(Records from a data source)
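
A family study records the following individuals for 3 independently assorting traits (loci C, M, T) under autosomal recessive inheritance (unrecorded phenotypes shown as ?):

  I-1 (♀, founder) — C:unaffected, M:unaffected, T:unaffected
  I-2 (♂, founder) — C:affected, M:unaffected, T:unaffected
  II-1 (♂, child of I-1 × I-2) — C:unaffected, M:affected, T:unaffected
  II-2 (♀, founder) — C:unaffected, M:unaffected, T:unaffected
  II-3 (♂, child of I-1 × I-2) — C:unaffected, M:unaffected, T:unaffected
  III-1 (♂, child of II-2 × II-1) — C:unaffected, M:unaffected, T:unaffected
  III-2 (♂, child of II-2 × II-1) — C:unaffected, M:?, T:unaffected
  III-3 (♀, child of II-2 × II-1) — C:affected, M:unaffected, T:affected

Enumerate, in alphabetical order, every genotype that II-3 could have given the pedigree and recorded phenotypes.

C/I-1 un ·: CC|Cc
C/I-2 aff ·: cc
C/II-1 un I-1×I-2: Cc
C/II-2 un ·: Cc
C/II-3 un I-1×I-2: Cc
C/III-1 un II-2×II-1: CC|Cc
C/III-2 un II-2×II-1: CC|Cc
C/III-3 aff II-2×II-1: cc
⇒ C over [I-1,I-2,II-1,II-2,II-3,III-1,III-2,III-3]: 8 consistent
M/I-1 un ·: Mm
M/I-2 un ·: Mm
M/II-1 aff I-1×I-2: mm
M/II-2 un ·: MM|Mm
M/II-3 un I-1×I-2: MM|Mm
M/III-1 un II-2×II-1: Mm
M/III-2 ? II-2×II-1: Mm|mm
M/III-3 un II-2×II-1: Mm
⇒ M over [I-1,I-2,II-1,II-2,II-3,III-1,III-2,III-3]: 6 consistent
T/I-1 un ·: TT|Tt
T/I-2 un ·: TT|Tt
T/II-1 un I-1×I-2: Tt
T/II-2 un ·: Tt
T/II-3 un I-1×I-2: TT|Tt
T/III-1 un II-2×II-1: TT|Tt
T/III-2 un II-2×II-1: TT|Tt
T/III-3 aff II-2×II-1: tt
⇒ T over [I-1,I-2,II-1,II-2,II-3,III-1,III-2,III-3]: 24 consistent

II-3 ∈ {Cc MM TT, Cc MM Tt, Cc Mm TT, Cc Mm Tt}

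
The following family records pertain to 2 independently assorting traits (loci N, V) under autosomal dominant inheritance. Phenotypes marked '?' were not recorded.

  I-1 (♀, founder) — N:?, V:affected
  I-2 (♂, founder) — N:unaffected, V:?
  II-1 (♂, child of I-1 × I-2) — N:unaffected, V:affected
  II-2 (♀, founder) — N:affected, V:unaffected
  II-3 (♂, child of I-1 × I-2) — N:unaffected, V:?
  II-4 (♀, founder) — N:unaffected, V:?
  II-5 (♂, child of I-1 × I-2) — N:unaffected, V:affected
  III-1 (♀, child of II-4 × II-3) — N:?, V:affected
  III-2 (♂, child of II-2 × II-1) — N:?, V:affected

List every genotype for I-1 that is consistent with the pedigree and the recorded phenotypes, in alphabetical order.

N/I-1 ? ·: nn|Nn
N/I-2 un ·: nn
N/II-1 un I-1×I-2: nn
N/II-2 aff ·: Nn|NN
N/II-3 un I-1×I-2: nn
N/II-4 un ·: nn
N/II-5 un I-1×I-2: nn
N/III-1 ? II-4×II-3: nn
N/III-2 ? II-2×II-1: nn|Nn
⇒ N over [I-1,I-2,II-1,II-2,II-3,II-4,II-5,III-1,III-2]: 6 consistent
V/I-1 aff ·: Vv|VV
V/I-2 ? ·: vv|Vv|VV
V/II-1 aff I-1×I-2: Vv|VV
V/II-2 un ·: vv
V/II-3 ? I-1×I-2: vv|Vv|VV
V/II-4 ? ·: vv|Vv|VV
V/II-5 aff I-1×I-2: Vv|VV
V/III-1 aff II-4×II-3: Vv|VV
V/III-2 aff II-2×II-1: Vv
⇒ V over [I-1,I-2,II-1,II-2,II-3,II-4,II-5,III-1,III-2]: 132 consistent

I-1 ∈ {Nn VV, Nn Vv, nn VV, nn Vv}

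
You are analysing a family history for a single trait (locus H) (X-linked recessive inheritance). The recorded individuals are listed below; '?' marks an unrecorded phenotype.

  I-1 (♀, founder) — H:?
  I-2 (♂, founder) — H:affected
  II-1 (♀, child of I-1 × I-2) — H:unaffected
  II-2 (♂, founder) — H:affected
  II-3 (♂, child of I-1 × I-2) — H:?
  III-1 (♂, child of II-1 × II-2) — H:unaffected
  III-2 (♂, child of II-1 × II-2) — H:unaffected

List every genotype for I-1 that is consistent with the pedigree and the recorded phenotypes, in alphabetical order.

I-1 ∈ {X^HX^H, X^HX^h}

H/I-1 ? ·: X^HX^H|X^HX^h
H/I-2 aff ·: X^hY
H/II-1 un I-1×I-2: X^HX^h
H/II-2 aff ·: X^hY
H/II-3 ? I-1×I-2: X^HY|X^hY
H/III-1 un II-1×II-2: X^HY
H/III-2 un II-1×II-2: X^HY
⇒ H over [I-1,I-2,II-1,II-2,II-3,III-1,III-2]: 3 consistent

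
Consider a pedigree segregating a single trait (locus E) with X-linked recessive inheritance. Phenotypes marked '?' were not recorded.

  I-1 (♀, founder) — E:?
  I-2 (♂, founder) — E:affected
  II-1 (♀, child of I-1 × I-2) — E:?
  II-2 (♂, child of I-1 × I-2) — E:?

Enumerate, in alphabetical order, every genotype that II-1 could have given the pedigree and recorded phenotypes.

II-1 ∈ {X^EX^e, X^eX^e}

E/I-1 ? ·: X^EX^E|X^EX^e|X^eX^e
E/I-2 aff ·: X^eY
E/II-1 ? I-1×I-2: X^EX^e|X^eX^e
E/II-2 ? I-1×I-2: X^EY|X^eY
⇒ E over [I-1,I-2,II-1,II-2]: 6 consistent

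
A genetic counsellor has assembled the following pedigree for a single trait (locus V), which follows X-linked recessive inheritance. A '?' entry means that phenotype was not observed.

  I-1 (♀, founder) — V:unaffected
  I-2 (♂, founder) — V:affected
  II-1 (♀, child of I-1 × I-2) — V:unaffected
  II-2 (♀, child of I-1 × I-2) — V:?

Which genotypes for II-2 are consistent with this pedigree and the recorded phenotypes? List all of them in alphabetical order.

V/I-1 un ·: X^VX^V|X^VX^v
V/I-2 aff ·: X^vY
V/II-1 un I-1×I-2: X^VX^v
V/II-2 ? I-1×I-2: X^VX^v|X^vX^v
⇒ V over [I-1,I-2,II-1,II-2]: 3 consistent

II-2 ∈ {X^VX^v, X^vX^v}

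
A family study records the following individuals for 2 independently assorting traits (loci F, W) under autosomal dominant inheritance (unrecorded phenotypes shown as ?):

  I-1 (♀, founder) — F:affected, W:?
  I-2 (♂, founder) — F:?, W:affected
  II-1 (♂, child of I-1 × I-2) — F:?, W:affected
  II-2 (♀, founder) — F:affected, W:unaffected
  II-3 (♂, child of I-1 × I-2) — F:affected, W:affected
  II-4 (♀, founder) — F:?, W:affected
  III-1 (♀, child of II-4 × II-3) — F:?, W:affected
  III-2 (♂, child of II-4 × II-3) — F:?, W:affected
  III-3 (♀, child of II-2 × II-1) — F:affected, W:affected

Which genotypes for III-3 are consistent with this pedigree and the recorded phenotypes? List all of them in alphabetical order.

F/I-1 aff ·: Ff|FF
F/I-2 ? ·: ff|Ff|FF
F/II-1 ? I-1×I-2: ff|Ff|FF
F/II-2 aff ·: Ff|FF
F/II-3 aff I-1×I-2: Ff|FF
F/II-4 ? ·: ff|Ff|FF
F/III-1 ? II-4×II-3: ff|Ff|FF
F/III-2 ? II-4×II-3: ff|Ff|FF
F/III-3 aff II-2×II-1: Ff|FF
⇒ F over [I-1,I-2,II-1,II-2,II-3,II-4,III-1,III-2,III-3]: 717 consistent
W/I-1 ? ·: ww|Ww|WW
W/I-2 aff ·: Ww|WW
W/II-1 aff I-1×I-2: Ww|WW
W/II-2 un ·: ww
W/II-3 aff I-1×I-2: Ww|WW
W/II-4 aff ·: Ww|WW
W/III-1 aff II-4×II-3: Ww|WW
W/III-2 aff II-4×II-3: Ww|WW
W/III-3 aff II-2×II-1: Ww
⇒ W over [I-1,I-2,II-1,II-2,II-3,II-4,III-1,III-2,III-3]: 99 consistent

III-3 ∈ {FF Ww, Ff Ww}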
---
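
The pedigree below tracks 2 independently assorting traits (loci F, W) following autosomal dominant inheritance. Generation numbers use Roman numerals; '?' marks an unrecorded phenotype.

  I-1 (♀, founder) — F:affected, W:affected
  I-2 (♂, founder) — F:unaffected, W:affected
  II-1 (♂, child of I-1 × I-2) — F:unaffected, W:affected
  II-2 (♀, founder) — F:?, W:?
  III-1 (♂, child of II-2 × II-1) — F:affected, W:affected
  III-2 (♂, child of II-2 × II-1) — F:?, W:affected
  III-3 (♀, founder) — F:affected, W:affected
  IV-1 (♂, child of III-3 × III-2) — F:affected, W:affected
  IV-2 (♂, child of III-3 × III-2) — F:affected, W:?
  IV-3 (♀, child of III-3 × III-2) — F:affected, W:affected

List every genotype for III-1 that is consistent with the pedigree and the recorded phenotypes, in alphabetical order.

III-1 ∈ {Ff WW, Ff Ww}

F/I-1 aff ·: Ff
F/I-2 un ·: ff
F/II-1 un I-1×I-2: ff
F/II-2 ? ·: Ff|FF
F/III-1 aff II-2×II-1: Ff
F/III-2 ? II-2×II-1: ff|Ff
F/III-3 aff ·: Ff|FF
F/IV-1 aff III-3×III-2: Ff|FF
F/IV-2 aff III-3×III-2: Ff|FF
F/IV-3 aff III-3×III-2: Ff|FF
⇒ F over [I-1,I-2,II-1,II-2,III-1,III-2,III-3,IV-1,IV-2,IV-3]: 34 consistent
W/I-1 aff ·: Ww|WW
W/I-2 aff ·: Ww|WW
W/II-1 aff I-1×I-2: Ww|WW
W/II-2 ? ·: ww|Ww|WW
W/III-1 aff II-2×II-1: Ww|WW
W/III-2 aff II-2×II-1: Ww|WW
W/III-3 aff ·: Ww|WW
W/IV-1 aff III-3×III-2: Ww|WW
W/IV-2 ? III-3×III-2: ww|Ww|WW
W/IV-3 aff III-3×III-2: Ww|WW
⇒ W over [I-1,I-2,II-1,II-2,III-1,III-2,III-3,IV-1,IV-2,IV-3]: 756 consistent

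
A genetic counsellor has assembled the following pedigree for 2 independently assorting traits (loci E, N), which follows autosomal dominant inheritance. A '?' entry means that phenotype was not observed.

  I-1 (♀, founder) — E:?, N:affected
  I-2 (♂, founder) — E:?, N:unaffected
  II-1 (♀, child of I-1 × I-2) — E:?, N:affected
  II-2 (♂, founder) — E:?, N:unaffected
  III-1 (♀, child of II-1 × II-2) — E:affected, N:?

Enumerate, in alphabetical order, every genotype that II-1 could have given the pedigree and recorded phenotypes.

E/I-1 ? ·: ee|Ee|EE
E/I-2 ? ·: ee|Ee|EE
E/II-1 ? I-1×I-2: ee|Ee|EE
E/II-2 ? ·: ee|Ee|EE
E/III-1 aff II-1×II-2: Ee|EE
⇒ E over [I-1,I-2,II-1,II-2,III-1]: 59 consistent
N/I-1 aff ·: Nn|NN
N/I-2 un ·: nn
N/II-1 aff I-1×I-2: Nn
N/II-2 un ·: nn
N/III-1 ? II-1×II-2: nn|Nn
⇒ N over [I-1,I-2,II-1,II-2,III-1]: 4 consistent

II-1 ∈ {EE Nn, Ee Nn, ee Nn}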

**WORK TO BE COMPLETED**
Please copy the lines in the records above between the one holding "A genetic counsellor has assembled the following pedigree for 2" and the one holding "III-1 (♀, child of II-1", inclusive, exactly and with no other line.

**COMPLETED TASK**
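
A genetic counsellor has assembled the following pedigree for 2 independently assorting traits (loci E, N), which follows autosomal dominant inheritance. A '?' entry means that phenotype was not observed.

  I-1 (♀, founder) — E:?, N:affected
  I-2 (♂, founder) — E:?, N:unaffected
  II-1 (♀, child of I-1 × I-2) — E:?, N:affected
  II-2 (♂, founder) — E:?, N:unaffected
  III-1 (♀, child of II-1 × II-2) — E:affected, N:?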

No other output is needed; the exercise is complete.